Material shown START
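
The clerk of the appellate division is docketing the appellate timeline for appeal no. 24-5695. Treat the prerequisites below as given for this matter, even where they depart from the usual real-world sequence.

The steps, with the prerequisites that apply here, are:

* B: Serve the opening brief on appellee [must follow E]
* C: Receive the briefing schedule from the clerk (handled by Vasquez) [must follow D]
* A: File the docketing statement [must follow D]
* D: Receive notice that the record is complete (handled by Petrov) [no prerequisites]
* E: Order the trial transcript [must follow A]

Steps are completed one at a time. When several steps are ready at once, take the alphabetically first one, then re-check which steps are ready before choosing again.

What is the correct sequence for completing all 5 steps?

Only D has no prerequisites, so it is first.
A and C are both available; A has the earlier label → A.
E now also ready, so the ready set is {C, E}; C has the earlier label → C.
That leaves E as the only ready step → E.
B needed E, now all done → B.

D → A → C → E → B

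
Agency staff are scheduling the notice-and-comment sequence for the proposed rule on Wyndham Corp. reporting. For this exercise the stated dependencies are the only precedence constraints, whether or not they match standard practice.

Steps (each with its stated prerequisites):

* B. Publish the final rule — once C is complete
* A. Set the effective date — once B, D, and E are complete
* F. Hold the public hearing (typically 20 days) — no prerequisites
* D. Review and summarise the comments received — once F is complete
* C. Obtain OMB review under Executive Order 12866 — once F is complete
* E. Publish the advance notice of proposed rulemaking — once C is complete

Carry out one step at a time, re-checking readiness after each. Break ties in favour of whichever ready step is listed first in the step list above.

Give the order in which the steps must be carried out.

F D C B E A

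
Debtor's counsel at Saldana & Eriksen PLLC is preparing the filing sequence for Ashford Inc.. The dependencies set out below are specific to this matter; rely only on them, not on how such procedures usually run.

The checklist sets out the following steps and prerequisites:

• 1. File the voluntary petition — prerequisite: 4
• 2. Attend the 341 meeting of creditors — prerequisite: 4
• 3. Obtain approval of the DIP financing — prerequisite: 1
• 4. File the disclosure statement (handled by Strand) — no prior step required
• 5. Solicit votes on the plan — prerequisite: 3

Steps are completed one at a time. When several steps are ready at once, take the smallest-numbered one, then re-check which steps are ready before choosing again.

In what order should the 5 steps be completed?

4 1 2 3 5

4 has no prerequisites → 4 first.
1 and 2 are both available; 1 has the earlier label → 1.
3 now also ready, so the ready set is {2, 3}; 2 has the earlier label → 2.
3 is the only step now ready → 3.
Next only 5 has its prerequisites met → 5.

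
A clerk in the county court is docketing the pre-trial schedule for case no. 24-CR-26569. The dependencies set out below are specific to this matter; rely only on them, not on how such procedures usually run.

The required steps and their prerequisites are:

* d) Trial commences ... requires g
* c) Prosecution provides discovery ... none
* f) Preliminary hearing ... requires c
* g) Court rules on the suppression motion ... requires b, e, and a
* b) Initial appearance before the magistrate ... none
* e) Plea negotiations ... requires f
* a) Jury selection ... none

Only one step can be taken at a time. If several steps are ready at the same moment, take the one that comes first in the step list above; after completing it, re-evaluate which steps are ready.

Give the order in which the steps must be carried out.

c, f, b, e, a, g, d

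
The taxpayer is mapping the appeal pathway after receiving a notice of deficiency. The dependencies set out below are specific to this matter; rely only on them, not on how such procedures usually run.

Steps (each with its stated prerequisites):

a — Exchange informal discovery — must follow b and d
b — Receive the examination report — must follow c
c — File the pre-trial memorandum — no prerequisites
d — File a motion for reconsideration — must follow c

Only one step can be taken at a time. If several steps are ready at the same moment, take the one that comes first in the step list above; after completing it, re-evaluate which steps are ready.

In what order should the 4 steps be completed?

c, b, d, a

c is the only step with nothing outstanding, so it goes first.
Ready: b and d. b is listed earlier → b.
d needed c, now all done → d.
a is the only step now ready → a.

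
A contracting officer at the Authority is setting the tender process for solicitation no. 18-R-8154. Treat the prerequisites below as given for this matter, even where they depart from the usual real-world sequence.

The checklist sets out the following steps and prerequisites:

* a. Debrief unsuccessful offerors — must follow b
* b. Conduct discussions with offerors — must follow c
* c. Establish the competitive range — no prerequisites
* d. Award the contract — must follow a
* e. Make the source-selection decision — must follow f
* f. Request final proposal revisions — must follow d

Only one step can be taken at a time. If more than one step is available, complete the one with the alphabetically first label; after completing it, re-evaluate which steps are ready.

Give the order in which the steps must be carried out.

c, b, a, d, f, e

Only c has no prerequisites, so it is first.
b needed c, now all done → b.
Next only a has its prerequisites met → a.
d is the only step now ready → d.
Next only f has its prerequisites met → f.
e needed f, now all done → e.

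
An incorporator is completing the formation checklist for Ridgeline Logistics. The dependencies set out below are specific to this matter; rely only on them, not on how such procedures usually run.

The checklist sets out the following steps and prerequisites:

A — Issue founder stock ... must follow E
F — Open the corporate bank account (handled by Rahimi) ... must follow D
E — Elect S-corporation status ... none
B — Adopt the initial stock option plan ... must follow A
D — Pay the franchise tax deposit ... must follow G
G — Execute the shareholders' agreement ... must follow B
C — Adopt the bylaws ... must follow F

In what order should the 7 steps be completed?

E is the only step with nothing outstanding, so it goes first.
A needed E, now all done → A.
B is the only step now ready → B.
Next only G has its prerequisites met → G.
D is the only step now ready → D.
F needed D, now all done → F.
C needed F, now all done → C.

E → A → B → G → D → F → C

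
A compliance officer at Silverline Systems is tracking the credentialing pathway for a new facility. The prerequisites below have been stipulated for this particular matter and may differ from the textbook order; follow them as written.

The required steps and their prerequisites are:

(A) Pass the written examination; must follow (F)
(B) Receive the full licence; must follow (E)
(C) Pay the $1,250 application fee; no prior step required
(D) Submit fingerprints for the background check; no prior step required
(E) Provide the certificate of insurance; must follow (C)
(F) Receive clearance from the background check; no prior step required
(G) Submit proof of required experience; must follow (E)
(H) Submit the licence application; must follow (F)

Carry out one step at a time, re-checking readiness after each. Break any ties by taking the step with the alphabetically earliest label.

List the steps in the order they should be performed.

(C) → (D) → (E) → (B) → (F) → (A) → (G) → (H)

Nothing is required for (C), (D) and (F). (C) has the earlier label → (C) first.
(D), (E) and (F) are all available; (D) has the earlier label → (D).
Now (E) and (F) have their prerequisites met. (E) has the earlier label, so (E) next.
(B) and (G) now also ready, so the ready set is {(B), (F), (G)}; (B) has the earlier label → (B).
Now (F) and (G) have their prerequisites met. (F) has the earlier label, so (F) next.
Now (A), (G) and (H) have their prerequisites met. (A) has the earlier label, so (A) next.
(G) and (H) are both available; (G) has the earlier label → (G).
That leaves (H) as the only ready step → (H).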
Material shown END
Could you copy exactly the lines from the first line of the records above through the line containing "received — once F is complete", both included, and nothing else?

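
The clerk of the appellate division is docketing the appellate timeline for appeal no. 24-5695. Treat the prerequisites below as given for this matter, even where they depart from the usual real-world sequence.

The steps, with the prerequisites that apply here, are:

* B: Serve the opening brief on appellee [must follow E]
* C: Receive the briefing schedule from the clerk (handled by Vasquez) [must follow D]
* A: File the docketing statement [must follow D]
* D: Receive notice that the record is complete (handled by Petrov) [no prerequisites]
* E: Order the trial transcript [must follow A]

Steps are completed one at a time. When several steps are ready at once, take the alphabetically first one, then re-check which steps are ready before choosing again.

What is the correct sequence for completing all 5 steps?

Only D has no prerequisites, so it is first.
A and C are both available; A has the earlier label → A.
E now also ready, so the ready set is {C, E}; C has the earlier label → C.
That leaves E as the only ready step → E.
B needed E, now all done → B.

D → A → C → E → B

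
Agency staff are scheduling the notice-and-comment sequence for the proposed rule on Wyndham Corp. reporting. For this exercise the stated dependencies are the only precedence constraints, whether or not they match standard practice.

Steps (each with its stated prerequisites):

* B. Publish the final rule — once C is complete
* A. Set the effective date — once B, D, and E are complete
* F. Hold the public hearing (typically 20 days) — no prerequisites
* D. Review and summarise the comments received — once F is complete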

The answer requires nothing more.